_YOUR OBJECTIVE_
Take the line that contains "Under this framework, does" as the first line and the last line of the records as the end. Please set down everything in that range exactly.

_MATERIAL FOR THIS EXERCISE_
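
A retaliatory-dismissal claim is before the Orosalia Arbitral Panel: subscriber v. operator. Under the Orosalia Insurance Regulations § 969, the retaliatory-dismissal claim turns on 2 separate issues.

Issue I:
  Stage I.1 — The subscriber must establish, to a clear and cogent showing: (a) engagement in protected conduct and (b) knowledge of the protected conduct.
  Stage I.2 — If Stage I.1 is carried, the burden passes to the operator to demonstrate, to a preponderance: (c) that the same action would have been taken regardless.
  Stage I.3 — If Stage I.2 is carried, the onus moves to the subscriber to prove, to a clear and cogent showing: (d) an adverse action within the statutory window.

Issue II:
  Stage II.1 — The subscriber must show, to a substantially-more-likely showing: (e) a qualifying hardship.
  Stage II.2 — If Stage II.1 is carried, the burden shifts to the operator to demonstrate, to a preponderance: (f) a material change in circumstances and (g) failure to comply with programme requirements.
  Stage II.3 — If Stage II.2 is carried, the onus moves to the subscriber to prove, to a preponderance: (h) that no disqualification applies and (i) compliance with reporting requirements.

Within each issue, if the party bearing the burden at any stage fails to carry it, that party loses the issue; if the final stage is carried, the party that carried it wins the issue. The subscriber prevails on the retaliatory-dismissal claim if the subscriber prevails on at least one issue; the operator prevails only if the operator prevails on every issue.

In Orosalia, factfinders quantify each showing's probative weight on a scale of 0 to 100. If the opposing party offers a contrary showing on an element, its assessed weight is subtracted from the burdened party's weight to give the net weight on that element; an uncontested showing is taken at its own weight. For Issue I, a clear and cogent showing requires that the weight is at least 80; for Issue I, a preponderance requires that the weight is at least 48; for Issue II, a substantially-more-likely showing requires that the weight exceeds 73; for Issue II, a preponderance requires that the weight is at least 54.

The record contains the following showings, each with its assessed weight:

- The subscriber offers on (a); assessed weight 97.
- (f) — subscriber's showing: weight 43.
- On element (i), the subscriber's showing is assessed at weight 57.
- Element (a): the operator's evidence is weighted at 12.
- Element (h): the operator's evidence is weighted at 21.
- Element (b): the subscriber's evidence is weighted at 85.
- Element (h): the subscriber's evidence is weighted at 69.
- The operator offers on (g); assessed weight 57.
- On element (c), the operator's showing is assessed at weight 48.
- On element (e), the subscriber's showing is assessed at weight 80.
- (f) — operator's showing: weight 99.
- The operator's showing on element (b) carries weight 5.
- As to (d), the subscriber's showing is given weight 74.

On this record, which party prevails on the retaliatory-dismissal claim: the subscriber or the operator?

— Issue I —
Stage I.1 — burden on subscriber; standard: a clear and cogent showing (weight is at least 80).
    (a): 97 − 12 = 85 ≥ 80 [met]
    (b): 85 − 5 = 80 ≥ 80 [met]
  All elements met. The burden passes to the operator.
Stage I.2 — burden on operator; standard: a preponderance (weight is at least 48).
    (c): 48 ≥ 48 [met]
  Stage I.2 is satisfied; the onus moves to the subscriber.
Stage I.3 — burden on subscriber; standard: a clear and cogent showing (weight is at least 80).
    (d): 74 < 80 [not met]
  Stage I.3 not carried; the subscriber fails its burden.
The analysis ends at Stage I.3; the operator prevails on this issue.
— Issue II —
Stage II.1 (subscriber, a substantially-more-likely showing, weight exceeds 73): (e) 80 > 73 — meets.
  All elements met. The burden passes to the operator.
Stage II.2 (operator, a preponderance, weight is at least 54): (f) net 99−43=56 ≥ 54 — meets; (g) 57 ≥ 54 — meets.
  Stage II.2 is satisfied; the onus moves to the subscriber.
Stage II.3 (subscriber, a preponderance, weight is at least 54): (h) net 69−21=48 < 54 — fails; (i) 57 ≥ 54 — meets.
  The subscriber does not carry Stage II.3.
The analysis ends at Stage II.3; the operator prevails on this issue.
Per-issue: Issue I → operator; Issue II → operator. The subscriber must prevail on at least one issue; overall, the operator prevails.

operator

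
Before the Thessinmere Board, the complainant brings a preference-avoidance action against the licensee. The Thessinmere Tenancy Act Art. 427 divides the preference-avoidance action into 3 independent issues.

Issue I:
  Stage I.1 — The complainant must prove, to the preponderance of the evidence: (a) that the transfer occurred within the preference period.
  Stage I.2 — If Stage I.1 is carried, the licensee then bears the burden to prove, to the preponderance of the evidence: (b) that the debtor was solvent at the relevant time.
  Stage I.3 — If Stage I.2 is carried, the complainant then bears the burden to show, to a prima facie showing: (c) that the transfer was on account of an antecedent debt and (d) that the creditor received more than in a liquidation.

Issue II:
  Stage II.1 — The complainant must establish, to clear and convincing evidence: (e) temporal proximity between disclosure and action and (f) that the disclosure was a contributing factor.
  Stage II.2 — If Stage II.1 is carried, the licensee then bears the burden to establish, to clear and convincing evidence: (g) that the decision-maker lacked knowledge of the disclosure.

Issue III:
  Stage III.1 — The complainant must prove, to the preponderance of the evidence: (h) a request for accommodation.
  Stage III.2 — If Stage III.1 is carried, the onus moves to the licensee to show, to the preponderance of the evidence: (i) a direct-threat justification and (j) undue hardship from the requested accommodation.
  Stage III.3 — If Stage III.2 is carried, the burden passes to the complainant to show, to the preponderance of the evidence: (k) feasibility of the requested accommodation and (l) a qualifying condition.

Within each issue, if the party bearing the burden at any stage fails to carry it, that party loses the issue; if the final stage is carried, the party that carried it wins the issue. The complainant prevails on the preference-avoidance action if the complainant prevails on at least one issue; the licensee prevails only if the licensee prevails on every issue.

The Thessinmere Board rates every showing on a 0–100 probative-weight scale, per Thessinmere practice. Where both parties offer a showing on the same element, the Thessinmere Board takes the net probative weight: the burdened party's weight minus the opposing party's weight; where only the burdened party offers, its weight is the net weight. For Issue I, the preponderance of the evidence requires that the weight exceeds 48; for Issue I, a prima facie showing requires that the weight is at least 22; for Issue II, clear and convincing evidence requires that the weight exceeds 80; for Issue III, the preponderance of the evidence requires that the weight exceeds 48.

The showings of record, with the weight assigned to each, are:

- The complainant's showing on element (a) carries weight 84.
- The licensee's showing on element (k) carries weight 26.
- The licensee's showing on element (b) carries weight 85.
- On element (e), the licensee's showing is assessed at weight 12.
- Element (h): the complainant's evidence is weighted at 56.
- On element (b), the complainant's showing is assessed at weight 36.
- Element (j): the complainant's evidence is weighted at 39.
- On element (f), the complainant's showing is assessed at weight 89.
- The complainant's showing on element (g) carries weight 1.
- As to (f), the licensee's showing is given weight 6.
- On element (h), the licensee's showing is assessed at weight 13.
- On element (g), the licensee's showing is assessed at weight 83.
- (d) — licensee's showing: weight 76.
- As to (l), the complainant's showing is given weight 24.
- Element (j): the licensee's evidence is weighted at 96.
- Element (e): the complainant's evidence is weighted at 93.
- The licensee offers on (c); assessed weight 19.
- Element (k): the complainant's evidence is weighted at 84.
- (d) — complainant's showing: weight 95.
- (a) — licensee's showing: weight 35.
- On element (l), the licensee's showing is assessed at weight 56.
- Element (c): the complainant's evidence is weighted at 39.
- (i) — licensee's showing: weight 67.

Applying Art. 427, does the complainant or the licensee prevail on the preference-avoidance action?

licensee

— Issue I —
Stage I.1 (complainant, the preponderance of the evidence, weight exceeds 48): (a) net 84−35=49 > 48 — meets.
  Stage I.1 is satisfied; the onus moves to the licensee.
Stage I.2 (licensee, the preponderance of the evidence, weight exceeds 48): (b) net 85−36=49 > 48 — meets.
  Stage I.2 carried; the burden shifts to the complainant.
Stage I.3 (complainant, a prima facie showing, weight is at least 22): (c) net 39−19=20 < 22 — fails; (d) net 95−76=19 < 22 — fails.
  Stage I.3 not carried; the complainant fails its burden.
The licensee prevails on this issue.
— Issue II —
At Stage II.1 the complainant must meet clear and convincing evidence (weight exceeds 80): on (e) the weight is 93 less the opposing 12 gives net 81, > 80, so (e) meets the standard; on (f) the weight is 89 less the opposing 6 gives net 83, which does exceed 80, so (f) meets the standard.
  Stage II.1 is satisfied; the onus moves to the licensee.
At Stage II.2 the licensee must meet clear and convincing evidence (weight exceeds 80): on (g) the weight is 83 less the opposing 1 gives net 82, > 80, so (g) meets the standard.
  Stage II.2 carried; the final stage is satisfied.
All stages carried — the licensee prevails on this issue.
— Issue III —
Stage III.1 (complainant, the preponderance of the evidence, weight exceeds 48): (h) net 56−13=43 ≤ 48 — fails.
  Stage III.1 not carried; the complainant fails its burden.
The licensee prevails on this issue.
Per-issue: Issue I → licensee; Issue II → licensee; Issue III → licensee. The complainant must prevail on at least one issue; overall, the licensee prevails.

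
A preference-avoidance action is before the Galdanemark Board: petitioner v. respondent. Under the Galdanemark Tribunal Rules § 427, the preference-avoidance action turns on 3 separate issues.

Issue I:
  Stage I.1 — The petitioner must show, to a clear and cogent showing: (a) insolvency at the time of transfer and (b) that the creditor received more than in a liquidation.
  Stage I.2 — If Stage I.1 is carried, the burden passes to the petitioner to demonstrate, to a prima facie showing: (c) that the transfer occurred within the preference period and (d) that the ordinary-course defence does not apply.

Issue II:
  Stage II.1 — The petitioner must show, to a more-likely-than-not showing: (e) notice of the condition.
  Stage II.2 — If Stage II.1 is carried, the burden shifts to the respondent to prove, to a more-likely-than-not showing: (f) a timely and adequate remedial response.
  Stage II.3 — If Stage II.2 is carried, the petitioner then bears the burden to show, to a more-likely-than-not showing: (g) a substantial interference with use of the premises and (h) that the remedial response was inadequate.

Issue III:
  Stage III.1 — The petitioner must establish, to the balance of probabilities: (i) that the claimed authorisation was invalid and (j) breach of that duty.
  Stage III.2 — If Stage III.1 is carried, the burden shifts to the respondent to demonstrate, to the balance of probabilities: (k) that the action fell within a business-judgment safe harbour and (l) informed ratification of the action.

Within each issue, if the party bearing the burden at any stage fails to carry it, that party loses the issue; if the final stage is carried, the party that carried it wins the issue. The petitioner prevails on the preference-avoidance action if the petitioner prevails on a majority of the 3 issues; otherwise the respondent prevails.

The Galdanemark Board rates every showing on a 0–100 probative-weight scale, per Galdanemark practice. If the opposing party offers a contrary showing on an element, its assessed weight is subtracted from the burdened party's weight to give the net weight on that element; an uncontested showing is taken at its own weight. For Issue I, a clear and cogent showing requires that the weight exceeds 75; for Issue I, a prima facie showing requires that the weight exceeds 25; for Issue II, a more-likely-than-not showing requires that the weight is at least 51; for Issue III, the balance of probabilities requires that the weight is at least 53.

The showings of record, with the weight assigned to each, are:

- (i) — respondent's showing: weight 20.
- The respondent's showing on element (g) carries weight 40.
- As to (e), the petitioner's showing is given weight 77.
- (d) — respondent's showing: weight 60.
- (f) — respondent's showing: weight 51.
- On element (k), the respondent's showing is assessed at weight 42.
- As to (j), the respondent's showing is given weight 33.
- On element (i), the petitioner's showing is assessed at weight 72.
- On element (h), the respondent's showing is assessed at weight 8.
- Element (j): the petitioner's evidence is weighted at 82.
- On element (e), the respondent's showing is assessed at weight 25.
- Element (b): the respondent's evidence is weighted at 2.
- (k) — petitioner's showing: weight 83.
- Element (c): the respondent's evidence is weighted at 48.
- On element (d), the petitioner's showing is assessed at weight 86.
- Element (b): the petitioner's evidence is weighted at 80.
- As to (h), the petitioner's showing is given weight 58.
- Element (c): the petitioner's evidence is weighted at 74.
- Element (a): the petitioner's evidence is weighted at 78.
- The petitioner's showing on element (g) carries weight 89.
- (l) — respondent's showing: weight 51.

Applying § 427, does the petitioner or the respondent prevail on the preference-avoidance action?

— Issue I —
At Stage I.1 the petitioner must meet a clear and cogent showing (weight exceeds 75): on (a) the weight is 78, which does exceed 75, so (a) meets the standard; on (b) the weight is 80 less the opposing 2 gives net 78, > 75, so (b) meets the standard.
  Stage I.1 carried; the burden remains with the petitioner.
At Stage I.2 the petitioner must meet a prima facie showing (weight exceeds 25): on (c) the weight is 74 less the opposing 48 gives net 26, > 25, so (c) meets the standard; on (d) the weight is 86 less the opposing 60 gives net 26, which does exceed 25, so (d) meets the standard.
  Stage I.2 carried; the final stage is satisfied.
Every stage carried; the petitioner prevails on this issue.
— Issue II —
At Stage II.1 the petitioner must meet a more-likely-than-not showing (weight is at least 51): on (e) the weight is 77 less the opposing 25 gives net 52, which does reach 51, so (e) meets the standard.
  Stage II.1 carried; the burden shifts to the respondent.
At Stage II.2 the respondent must meet a more-likely-than-not showing (weight is at least 51): on (f) the weight is 51, ≥ 51, so (f) meets the standard.
  All elements met. The burden passes to the petitioner.
At Stage II.3 the petitioner must meet a more-likely-than-not showing (weight is at least 51): on (g) the weight is 89 less the opposing 40 gives net 49, which does not reach 51, so (g) does not meet the standard; on (h) the weight is 58 less the opposing 8 gives net 50, < 51, so (h) does not meet the standard.
  The petitioner does not carry Stage II.3.
So the respondent prevails on this issue.
— Issue III —
Stage III.1 (petitioner, the balance of probabilities, weight is at least 53): (i) net 72−20=52 < 53 — fails; (j) net 82−33=49 < 53 — fails.
  Not every element is met, so the petitioner fails to carry Stage III.1.
The respondent prevails on this issue.
Per-issue: Issue I → petitioner; Issue II → respondent; Issue III → respondent. The petitioner must prevail on a majority of issues; overall, the respondent prevails.

respondent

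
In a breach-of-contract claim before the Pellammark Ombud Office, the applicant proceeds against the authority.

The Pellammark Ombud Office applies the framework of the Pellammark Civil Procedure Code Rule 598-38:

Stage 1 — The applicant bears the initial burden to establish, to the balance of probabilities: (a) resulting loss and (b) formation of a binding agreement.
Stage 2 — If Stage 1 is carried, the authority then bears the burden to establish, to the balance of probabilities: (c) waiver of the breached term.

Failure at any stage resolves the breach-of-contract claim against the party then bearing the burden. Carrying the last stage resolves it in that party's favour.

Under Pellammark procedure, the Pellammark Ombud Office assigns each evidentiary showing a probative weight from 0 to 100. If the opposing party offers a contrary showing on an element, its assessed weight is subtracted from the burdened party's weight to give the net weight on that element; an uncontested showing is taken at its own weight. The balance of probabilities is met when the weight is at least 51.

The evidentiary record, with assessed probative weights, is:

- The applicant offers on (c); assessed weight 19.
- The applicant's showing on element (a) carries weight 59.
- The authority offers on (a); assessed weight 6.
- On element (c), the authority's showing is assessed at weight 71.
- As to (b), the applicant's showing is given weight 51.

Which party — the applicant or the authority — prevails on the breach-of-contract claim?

authority

Stage 1 — burden on applicant; standard: the balance of probabilities (weight is at least 51).
    (a): 59 − 6 = 53 ≥ 51 [met]
    (b): 51 ≥ 51 [met]
  The applicant carries Stage 1; the authority now bears the burden.
Stage 2 — burden on authority; standard: the balance of probabilities (weight is at least 51).
    (c): 71 − 19 = 52 ≥ 51 [met]
  Stage 2 carried; the final stage is satisfied.
With every stage satisfied, the authority prevails.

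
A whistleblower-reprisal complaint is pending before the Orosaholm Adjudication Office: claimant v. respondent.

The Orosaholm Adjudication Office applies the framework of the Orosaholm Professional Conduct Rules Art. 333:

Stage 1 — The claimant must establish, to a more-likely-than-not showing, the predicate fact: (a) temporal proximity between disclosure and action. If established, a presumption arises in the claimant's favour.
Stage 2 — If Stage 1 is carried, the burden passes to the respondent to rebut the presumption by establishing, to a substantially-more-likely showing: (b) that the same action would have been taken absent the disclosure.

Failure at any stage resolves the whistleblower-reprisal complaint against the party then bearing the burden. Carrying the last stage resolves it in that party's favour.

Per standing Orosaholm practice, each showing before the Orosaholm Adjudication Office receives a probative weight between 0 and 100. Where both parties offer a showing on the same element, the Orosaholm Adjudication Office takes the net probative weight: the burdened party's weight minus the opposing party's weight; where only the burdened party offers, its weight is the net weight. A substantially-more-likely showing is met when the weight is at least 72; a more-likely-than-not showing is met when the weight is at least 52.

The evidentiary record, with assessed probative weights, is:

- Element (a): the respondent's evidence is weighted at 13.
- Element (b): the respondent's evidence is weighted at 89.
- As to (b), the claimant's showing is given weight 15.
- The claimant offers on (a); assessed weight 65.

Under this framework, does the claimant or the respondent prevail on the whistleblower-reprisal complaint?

respondent

Stage 1 — burden on claimant; standard: a more-likely-than-not showing (weight is at least 52).
    (a): 65 − 13 = 52 ≥ 52 [met]
  All elements met. The burden passes to the respondent.
Stage 2 — burden on respondent; standard: a substantially-more-likely showing (weight is at least 72).
    (b): 89 − 15 = 74 ≥ 72 [met]
  The respondent carries the last stage.
With every stage satisfied, the respondent prevails.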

_COMPLETED EXERCISE_
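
Under this framework, does the claimant or the respondent prevail on the whistleblower-reprisal complaint?

respondent

Stage 1 — burden on claimant; standard: a more-likely-than-not showing (weight is at least 52).
    (a): 65 − 13 = 52 ≥ 52 [met]
  All elements met. The burden passes to the respondent.
Stage 2 — burden on respondent; standard: a substantially-more-likely showing (weight is at least 72).
    (b): 89 − 15 = 74 ≥ 72 [met]
  The respondent carries the last stage.
With every stage satisfied, the respondent prevails.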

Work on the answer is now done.